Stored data
——

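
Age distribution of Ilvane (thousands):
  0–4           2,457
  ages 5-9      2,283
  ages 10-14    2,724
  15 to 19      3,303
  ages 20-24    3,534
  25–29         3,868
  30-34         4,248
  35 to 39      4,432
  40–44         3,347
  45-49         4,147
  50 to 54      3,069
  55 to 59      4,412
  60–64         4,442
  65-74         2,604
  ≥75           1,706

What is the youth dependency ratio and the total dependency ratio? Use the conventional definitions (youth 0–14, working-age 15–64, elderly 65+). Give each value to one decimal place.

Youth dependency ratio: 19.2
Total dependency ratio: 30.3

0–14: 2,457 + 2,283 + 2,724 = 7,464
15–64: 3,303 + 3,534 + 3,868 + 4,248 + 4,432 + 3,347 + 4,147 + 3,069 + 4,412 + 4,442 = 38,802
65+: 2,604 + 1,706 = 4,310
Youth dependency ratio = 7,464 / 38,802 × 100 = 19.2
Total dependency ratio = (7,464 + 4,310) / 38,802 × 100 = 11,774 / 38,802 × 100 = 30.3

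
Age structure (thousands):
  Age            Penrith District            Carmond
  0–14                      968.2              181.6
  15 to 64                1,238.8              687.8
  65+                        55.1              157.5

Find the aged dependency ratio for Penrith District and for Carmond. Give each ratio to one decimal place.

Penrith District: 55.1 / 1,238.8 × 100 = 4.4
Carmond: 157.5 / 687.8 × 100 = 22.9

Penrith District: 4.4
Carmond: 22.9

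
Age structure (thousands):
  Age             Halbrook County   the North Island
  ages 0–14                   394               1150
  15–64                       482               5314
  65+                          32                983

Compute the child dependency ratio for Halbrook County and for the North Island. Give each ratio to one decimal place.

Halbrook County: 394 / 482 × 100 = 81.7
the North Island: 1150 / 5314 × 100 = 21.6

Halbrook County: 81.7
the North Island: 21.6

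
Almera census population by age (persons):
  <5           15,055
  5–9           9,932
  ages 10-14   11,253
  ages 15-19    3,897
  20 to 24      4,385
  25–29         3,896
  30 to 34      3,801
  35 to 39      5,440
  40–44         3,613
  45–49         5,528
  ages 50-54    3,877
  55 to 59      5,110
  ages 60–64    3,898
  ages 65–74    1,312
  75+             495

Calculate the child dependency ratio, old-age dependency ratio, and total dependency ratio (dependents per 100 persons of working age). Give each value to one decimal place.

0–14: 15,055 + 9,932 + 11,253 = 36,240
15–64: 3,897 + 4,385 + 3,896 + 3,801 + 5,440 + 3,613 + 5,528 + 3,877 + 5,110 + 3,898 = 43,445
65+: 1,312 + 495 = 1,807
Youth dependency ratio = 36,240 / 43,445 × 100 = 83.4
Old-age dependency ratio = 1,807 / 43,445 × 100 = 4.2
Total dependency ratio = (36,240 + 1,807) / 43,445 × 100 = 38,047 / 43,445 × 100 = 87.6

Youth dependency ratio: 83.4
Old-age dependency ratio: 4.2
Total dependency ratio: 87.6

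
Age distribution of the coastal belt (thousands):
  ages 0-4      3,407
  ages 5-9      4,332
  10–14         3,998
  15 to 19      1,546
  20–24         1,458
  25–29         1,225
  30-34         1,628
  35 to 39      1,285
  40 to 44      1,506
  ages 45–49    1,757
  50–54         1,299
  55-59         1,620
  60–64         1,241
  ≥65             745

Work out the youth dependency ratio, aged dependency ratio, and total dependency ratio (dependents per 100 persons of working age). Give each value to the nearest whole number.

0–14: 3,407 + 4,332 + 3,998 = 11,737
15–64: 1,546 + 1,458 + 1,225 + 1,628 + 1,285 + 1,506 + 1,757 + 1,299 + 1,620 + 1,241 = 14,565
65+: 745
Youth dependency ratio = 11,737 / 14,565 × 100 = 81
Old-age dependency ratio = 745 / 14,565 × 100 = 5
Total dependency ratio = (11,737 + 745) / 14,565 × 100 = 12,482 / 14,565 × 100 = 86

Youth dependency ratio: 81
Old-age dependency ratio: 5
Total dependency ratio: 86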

——

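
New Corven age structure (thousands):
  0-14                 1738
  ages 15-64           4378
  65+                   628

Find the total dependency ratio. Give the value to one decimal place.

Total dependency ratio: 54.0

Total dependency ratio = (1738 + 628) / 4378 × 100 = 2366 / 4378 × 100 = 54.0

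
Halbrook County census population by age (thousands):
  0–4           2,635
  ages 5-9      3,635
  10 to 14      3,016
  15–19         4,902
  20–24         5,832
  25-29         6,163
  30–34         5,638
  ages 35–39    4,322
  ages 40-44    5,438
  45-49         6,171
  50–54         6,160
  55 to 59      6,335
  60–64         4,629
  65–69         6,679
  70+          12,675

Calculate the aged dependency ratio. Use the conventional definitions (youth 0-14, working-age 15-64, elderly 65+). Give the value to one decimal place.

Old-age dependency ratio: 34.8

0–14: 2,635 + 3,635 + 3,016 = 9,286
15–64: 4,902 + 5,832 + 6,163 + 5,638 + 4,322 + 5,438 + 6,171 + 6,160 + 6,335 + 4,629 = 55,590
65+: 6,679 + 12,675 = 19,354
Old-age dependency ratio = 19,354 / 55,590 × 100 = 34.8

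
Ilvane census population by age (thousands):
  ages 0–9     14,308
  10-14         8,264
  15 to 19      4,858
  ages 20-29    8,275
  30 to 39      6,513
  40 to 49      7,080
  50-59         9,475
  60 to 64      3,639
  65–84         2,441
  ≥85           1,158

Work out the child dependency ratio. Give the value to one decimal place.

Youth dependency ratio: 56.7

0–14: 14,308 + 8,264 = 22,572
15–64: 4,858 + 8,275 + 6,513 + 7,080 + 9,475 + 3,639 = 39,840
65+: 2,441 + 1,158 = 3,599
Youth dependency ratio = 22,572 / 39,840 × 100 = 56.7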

——

Go through the entries above and copy each line holding the string "Ilvane".

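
Age distribution of Ilvane (thousands):
Ilvane census population by age (thousands):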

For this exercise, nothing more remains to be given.